»»

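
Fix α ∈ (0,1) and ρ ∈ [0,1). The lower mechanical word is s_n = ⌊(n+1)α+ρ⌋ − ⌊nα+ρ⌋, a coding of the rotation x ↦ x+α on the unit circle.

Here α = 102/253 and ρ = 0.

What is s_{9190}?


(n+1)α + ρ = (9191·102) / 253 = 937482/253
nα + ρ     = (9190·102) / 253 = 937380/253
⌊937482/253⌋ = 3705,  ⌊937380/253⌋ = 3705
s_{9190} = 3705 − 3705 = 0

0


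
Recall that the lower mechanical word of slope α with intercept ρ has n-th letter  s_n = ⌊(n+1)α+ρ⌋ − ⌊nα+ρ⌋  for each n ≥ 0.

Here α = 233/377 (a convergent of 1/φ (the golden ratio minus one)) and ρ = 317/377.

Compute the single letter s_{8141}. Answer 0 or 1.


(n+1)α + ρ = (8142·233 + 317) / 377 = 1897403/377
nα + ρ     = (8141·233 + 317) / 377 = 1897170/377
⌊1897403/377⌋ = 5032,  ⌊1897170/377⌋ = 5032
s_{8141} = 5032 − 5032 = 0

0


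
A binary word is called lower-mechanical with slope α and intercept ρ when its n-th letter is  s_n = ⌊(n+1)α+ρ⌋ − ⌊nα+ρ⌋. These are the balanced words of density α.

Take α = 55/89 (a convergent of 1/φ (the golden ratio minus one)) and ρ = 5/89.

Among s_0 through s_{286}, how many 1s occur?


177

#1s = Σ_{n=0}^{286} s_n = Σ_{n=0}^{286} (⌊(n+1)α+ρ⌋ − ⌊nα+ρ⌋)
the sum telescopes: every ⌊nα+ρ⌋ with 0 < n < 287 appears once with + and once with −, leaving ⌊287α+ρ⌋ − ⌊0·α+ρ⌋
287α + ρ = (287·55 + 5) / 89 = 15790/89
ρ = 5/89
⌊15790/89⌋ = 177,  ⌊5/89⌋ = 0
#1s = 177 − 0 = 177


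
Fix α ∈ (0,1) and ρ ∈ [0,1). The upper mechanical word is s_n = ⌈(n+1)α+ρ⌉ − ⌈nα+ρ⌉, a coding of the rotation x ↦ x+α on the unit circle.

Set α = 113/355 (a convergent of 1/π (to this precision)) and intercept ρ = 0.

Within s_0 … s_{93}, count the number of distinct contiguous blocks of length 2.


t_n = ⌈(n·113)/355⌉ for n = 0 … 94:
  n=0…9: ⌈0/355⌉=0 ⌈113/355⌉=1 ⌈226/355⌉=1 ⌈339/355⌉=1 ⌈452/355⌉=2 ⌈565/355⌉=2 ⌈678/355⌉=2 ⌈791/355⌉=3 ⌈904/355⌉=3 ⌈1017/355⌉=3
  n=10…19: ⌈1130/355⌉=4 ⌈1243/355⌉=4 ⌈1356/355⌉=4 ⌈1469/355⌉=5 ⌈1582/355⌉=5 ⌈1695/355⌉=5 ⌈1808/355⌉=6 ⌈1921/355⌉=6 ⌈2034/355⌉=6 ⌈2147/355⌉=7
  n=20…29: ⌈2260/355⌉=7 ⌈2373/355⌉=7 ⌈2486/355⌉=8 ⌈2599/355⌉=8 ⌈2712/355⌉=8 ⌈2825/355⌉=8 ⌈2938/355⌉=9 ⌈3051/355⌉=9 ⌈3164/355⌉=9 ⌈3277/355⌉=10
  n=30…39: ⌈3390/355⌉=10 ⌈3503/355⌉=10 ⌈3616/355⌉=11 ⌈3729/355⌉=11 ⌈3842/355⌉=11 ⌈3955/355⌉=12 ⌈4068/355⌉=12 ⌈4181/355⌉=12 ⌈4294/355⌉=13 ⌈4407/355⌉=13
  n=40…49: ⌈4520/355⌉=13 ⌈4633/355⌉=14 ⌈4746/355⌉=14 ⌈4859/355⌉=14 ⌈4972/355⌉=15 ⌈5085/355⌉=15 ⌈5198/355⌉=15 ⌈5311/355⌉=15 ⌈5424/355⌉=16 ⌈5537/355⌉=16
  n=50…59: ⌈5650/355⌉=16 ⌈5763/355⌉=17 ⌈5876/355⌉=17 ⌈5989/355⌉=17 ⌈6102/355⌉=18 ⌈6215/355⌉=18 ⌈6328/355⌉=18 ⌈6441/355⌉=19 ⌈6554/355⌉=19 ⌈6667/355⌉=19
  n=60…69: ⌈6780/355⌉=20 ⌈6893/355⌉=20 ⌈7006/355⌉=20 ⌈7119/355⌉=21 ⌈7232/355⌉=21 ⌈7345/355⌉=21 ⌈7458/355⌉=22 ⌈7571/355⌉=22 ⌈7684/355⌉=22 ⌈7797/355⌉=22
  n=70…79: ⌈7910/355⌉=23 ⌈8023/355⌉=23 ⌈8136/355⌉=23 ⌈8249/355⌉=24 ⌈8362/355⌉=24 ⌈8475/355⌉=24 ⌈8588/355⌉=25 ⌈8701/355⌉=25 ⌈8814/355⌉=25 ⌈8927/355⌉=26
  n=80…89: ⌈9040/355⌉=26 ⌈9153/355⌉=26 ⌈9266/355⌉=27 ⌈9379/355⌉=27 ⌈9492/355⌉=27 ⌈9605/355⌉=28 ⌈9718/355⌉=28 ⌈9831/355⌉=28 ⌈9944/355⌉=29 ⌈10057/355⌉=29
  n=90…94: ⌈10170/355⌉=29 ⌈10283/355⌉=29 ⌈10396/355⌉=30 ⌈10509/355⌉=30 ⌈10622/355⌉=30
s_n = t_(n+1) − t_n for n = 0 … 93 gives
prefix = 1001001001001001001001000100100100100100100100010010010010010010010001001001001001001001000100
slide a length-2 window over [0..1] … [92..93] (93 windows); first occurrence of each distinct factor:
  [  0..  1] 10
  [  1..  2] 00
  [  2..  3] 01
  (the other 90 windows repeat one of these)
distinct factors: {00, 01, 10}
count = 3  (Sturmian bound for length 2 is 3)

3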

««

- [Work required] Write out all the material exactly.

- [Final answer]
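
Fix α ∈ (0,1) and ρ ∈ [0,1). The lower mechanical word is s_n = ⌊(n+1)α+ρ⌋ − ⌊nα+ρ⌋, a coding of the rotation x ↦ x+α on the unit circle.

Here α = 102/253 and ρ = 0.

What is s_{9190}?


(n+1)α + ρ = (9191·102) / 253 = 937482/253
nα + ρ     = (9190·102) / 253 = 937380/253
⌊937482/253⌋ = 3705,  ⌊937380/253⌋ = 3705
s_{9190} = 3705 − 3705 = 0

0


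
Recall that the lower mechanical word of slope α with intercept ρ has n-th letter  s_n = ⌊(n+1)α+ρ⌋ − ⌊nα+ρ⌋  for each n ≥ 0.

Here α = 233/377 (a convergent of 1/φ (the golden ratio minus one)) and ρ = 317/377.

Compute the single letter s_{8141}. Answer 0 or 1.


(n+1)α + ρ = (8142·233 + 317) / 377 = 1897403/377
nα + ρ     = (8141·233 + 317) / 377 = 1897170/377
⌊1897403/377⌋ = 5032,  ⌊1897170/377⌋ = 5032
s_{8141} = 5032 − 5032 = 0

0


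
A binary word is called lower-mechanical with slope α and intercept ρ when its n-th letter is  s_n = ⌊(n+1)α+ρ⌋ − ⌊nα+ρ⌋. These are the balanced words of density α.

Take α = 55/89 (a convergent of 1/φ (the golden ratio minus one)) and ρ = 5/89.

Among s_0 through s_{286}, how many 1s occur?


177

#1s = Σ_{n=0}^{286} s_n = Σ_{n=0}^{286} (⌊(n+1)α+ρ⌋ − ⌊nα+ρ⌋)
the sum telescopes: every ⌊nα+ρ⌋ with 0 < n < 287 appears once with + and once with −, leaving ⌊287α+ρ⌋ − ⌊0·α+ρ⌋
287α + ρ = (287·55 + 5) / 89 = 15790/89
ρ = 5/89
⌊15790/89⌋ = 177,  ⌊5/89⌋ = 0
#1s = 177 − 0 = 177


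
Fix α ∈ (0,1) and ρ ∈ [0,1). The upper mechanical word is s_n = ⌈(n+1)α+ρ⌉ − ⌈nα+ρ⌉, a coding of the rotation x ↦ x+α on the unit circle.

Set α = 113/355 (a convergent of 1/π (to this precision)) and intercept ρ = 0.

Within s_0 … s_{93}, count the number of distinct contiguous blocks of length 2.


t_n = ⌈(n·113)/355⌉ for n = 0 … 94:
  n=0…9: ⌈0/355⌉=0 ⌈113/355⌉=1 ⌈226/355⌉=1 ⌈339/355⌉=1 ⌈452/355⌉=2 ⌈565/355⌉=2 ⌈678/355⌉=2 ⌈791/355⌉=3 ⌈904/355⌉=3 ⌈1017/355⌉=3
  n=10…19: ⌈1130/355⌉=4 ⌈1243/355⌉=4 ⌈1356/355⌉=4 ⌈1469/355⌉=5 ⌈1582/355⌉=5 ⌈1695/355⌉=5 ⌈1808/355⌉=6 ⌈1921/355⌉=6 ⌈2034/355⌉=6 ⌈2147/355⌉=7
  n=20…29: ⌈2260/355⌉=7 ⌈2373/355⌉=7 ⌈2486/355⌉=8 ⌈2599/355⌉=8 ⌈2712/355⌉=8 ⌈2825/355⌉=8 ⌈2938/355⌉=9 ⌈3051/355⌉=9 ⌈3164/355⌉=9 ⌈3277/355⌉=10
  n=30…39: ⌈3390/355⌉=10 ⌈3503/355⌉=10 ⌈3616/355⌉=11 ⌈3729/355⌉=11 ⌈3842/355⌉=11 ⌈3955/355⌉=12 ⌈4068/355⌉=12 ⌈4181/355⌉=12 ⌈4294/355⌉=13 ⌈4407/355⌉=13
  n=40…49: ⌈4520/355⌉=13 ⌈4633/355⌉=14 ⌈4746/355⌉=14 ⌈4859/355⌉=14 ⌈4972/355⌉=15 ⌈5085/355⌉=15 ⌈5198/355⌉=15 ⌈5311/355⌉=15 ⌈5424/355⌉=16 ⌈5537/355⌉=16
  n=50…59: ⌈5650/355⌉=16 ⌈5763/355⌉=17 ⌈5876/355⌉=17 ⌈5989/355⌉=17 ⌈6102/355⌉=18 ⌈6215/355⌉=18 ⌈6328/355⌉=18 ⌈6441/355⌉=19 ⌈6554/355⌉=19 ⌈6667/355⌉=19
  n=60…69: ⌈6780/355⌉=20 ⌈6893/355⌉=20 ⌈7006/355⌉=20 ⌈7119/355⌉=21 ⌈7232/355⌉=21 ⌈7345/355⌉=21 ⌈7458/355⌉=22 ⌈7571/355⌉=22 ⌈7684/355⌉=22 ⌈7797/355⌉=22
  n=70…79: ⌈7910/355⌉=23 ⌈8023/355⌉=23 ⌈8136/355⌉=23 ⌈8249/355⌉=24 ⌈8362/355⌉=24 ⌈8475/355⌉=24 ⌈8588/355⌉=25 ⌈8701/355⌉=25 ⌈8814/355⌉=25 ⌈8927/355⌉=26
  n=80…89: ⌈9040/355⌉=26 ⌈9153/355⌉=26 ⌈9266/355⌉=27 ⌈9379/355⌉=27 ⌈9492/355⌉=27 ⌈9605/355⌉=28 ⌈9718/355⌉=28 ⌈9831/355⌉=28 ⌈9944/355⌉=29 ⌈10057/355⌉=29
  n=90…94: ⌈10170/355⌉=29 ⌈10283/355⌉=29 ⌈10396/355⌉=30 ⌈10509/355⌉=30 ⌈10622/355⌉=30
s_n = t_(n+1) − t_n for n = 0 … 93 gives
prefix = 1001001001001001001001000100100100100100100100010010010010010010010001001001001001001001000100
slide a length-2 window over [0..1] … [92..93] (93 windows); first occurrence of each distinct factor:
  [  0..  1] 10
  [  1..  2] 00
  [  2..  3] 01
  (the other 90 windows repeat one of these)
distinct factors: {00, 01, 10}
count = 3  (Sturmian bound for length 2 is 3)

3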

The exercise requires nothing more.